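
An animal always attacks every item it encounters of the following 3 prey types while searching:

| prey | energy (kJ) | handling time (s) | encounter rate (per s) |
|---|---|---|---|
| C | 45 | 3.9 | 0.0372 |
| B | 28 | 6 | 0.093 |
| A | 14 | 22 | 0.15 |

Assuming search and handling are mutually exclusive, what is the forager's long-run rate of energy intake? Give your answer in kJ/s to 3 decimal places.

1.275 kJ/s

Energy encountered per unit search time: 0.0372×45 + 0.093×28 + 0.15×14 = 6.378 kJ/s.
Handling time per unit search time: 0.0372×3.9 + 0.093×6 + 0.15×22 = 4.003.
Rate = 6.378/(1 + 4.003) = 1.275 kJ/s.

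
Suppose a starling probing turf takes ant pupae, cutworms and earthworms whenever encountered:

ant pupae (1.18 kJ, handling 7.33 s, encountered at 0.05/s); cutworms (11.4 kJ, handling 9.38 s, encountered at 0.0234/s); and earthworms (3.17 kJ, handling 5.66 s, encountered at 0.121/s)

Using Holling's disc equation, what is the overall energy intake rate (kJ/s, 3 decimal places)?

0.312 kJ/s

R = Σλ_iE_i / (1 + Σλ_ih_i)
Numerator: 0.05×1.18 + 0.0234×11.4 + 0.121×3.17 = 0.7093
Denominator: 1 + 0.05×7.33 + 0.0234×9.38 + 0.121×5.66 = 2.271
R = 0.7093/2.271 = 0.3124 kJ/s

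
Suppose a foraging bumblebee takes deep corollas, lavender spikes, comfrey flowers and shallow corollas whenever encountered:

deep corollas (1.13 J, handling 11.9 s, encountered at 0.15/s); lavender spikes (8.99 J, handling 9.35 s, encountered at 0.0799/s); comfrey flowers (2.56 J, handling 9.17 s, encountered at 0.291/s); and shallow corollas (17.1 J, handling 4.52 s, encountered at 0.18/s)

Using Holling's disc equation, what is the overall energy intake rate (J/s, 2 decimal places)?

Energy encountered per unit search time: 0.15×1.13 + 0.0799×8.99 + 0.291×2.56 + 0.18×17.1 = 4.711 J/s.
Handling time per unit search time: 0.15×11.9 + 0.0799×9.35 + 0.291×9.17 + 0.18×4.52 = 6.014.
Rate = 4.711/(1 + 6.014) = 0.6716 J/s.

0.67 J/s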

○ ○ ○ ○ ○ ○ ○

> _What the task asks_
The material above must be returned word for word, complete.

> _Expected output_
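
An animal always attacks every item it encounters of the following 3 prey types while searching:

| prey | energy (kJ) | handling time (s) | encounter rate (per s) |
|---|---|---|---|
| C | 45 | 3.9 | 0.0372 |
| B | 28 | 6 | 0.093 |
| A | 14 | 22 | 0.15 |

Assuming search and handling are mutually exclusive, what is the forager's long-run rate of energy intake? Give your answer in kJ/s to 3 decimal places.

1.275 kJ/s

Energy encountered per unit search time: 0.0372×45 + 0.093×28 + 0.15×14 = 6.378 kJ/s.
Handling time per unit search time: 0.0372×3.9 + 0.093×6 + 0.15×22 = 4.003.
Rate = 6.378/(1 + 4.003) = 1.275 kJ/s.

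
Suppose a starling probing turf takes ant pupae, cutworms and earthworms whenever encountered:

ant pupae (1.18 kJ, handling 7.33 s, encountered at 0.05/s); cutworms (11.4 kJ, handling 9.38 s, encountered at 0.0234/s); and earthworms (3.17 kJ, handling 5.66 s, encountered at 0.121/s)

Using Holling's disc equation, what is the overall energy intake rate (kJ/s, 3 decimal places)?

0.312 kJ/s

R = Σλ_iE_i / (1 + Σλ_ih_i)
Numerator: 0.05×1.18 + 0.0234×11.4 + 0.121×3.17 = 0.7093
Denominator: 1 + 0.05×7.33 + 0.0234×9.38 + 0.121×5.66 = 2.271
R = 0.7093/2.271 = 0.3124 kJ/s

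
Suppose a foraging bumblebee takes deep corollas, lavender spikes, comfrey flowers and shallow corollas whenever encountered:

deep corollas (1.13 J, handling 11.9 s, encountered at 0.15/s); lavender spikes (8.99 J, handling 9.35 s, encountered at 0.0799/s); comfrey flowers (2.56 J, handling 9.17 s, encountered at 0.291/s); and shallow corollas (17.1 J, handling 4.52 s, encountered at 0.18/s)

Using Holling's disc equation, what is the overall energy intake rate (J/s, 2 decimal places)?

Energy encountered per unit search time: 0.15×1.13 + 0.0799×8.99 + 0.291×2.56 + 0.18×17.1 = 4.711 J/s.
Handling time per unit search time: 0.15×11.9 + 0.0799×9.35 + 0.291×9.17 + 0.18×4.52 = 6.014.
Rate = 4.711/(1 + 6.014) = 0.6716 J/s.

0.67 J/s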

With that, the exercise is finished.